Entries taken from a collection
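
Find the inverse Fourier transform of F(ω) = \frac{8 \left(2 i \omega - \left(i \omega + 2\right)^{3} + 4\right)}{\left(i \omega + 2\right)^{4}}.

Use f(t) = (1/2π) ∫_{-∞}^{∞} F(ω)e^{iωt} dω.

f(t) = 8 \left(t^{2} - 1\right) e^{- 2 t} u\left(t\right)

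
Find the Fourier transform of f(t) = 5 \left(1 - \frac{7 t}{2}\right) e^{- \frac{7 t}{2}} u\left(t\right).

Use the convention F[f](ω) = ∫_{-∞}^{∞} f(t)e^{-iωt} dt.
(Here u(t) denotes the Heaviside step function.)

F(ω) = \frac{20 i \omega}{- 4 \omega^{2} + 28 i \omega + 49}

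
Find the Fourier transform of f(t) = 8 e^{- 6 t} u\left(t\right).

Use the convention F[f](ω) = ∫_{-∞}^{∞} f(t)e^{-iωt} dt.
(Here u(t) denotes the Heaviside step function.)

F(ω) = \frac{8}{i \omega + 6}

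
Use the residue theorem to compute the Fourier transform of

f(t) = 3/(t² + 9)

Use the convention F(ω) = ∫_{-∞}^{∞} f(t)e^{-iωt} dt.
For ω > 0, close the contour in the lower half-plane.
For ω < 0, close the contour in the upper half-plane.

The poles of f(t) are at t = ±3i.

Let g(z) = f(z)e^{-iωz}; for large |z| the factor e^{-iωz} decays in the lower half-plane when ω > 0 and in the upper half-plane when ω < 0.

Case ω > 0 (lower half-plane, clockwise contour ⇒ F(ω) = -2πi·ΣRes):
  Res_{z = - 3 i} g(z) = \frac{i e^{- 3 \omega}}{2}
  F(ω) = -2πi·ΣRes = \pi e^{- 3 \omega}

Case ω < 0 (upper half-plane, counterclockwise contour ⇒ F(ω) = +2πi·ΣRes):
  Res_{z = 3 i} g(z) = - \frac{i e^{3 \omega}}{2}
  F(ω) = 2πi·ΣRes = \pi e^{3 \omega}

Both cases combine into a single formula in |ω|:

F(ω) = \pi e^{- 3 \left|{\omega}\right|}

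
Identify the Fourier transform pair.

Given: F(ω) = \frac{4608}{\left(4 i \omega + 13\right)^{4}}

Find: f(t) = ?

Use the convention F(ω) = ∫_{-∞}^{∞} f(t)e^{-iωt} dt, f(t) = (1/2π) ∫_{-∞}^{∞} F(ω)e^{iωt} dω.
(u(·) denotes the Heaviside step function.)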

==

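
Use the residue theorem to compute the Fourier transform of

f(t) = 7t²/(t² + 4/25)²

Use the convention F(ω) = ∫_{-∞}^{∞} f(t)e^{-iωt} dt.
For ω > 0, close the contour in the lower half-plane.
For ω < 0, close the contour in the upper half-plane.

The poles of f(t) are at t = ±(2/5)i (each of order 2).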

WHAT THE TASK REQUIRES → Looking at the entries above, can you reproduce exactly the lines from the one that holds "Find the inverse" through the one that holds "Find the Fourier transform of f(t) = 8", and only those?

TASK RESULT →
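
Find the inverse Fourier transform of F(ω) = \frac{8 \left(2 i \omega - \left(i \omega + 2\right)^{3} + 4\right)}{\left(i \omega + 2\right)^{4}}.

Use f(t) = (1/2π) ∫_{-∞}^{∞} F(ω)e^{iωt} dω.

f(t) = 8 \left(t^{2} - 1\right) e^{- 2 t} u\left(t\right)

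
Find the Fourier transform of f(t) = 5 \left(1 - \frac{7 t}{2}\right) e^{- \frac{7 t}{2}} u\left(t\right).

Use the convention F[f](ω) = ∫_{-∞}^{∞} f(t)e^{-iωt} dt.
(Here u(t) denotes the Heaviside step function.)

F(ω) = \frac{20 i \omega}{- 4 \omega^{2} + 28 i \omega + 49}

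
Find the Fourier transform of f(t) = 8 e^{- 6 t} u\left(t\right).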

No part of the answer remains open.